## What this task involves
Give back exactly the lines spanning from the one containing "Write your program" to the final line of the records below, and no others.

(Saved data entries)
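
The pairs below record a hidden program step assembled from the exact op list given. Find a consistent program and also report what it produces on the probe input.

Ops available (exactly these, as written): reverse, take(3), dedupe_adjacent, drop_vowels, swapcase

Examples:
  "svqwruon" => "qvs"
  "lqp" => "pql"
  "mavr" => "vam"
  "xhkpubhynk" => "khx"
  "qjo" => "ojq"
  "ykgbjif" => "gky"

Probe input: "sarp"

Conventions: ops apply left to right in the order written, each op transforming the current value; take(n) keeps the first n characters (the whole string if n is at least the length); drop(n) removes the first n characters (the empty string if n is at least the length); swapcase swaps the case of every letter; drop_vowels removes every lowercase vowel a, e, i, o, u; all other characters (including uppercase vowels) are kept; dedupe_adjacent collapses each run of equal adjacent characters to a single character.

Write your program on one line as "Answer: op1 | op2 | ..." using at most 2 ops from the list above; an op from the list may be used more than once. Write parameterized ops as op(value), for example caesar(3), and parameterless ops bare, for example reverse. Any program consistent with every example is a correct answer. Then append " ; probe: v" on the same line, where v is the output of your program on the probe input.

take(3) | reverse ; probe: "ras"

Check, running the answer program on each example:
  "svqwruon" -> "svq" -> "qvs"
  "lqp" -> "lqp" -> "pql"
  "mavr" -> "mav" -> "vam"
  "xhkpubhynk" -> "xhk" -> "khx"
  "qjo" -> "qjo" -> "ojq"
  "ykgbjif" -> "ykg" -> "gky"
  probe: "sarp" -> "sar" -> "ras"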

## Response to this task
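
Write your program on one line as "Answer: op1 | op2 | ..." using at most 2 ops from the list above; an op from the list may be used more than once. Write parameterized ops as op(value), for example caesar(3), and parameterless ops bare, for example reverse. Any program consistent with every example is a correct answer. Then append " ; probe: v" on the same line, where v is the output of your program on the probe input.

take(3) | reverse ; probe: "ras"

Check, running the answer program on each example:
  "svqwruon" -> "svq" -> "qvs"
  "lqp" -> "lqp" -> "pql"
  "mavr" -> "mav" -> "vam"
  "xhkpubhynk" -> "xhk" -> "khx"
  "qjo" -> "qjo" -> "ojq"
  "ykgbjif" -> "ykg" -> "gky"
  probe: "sarp" -> "sar" -> "ras"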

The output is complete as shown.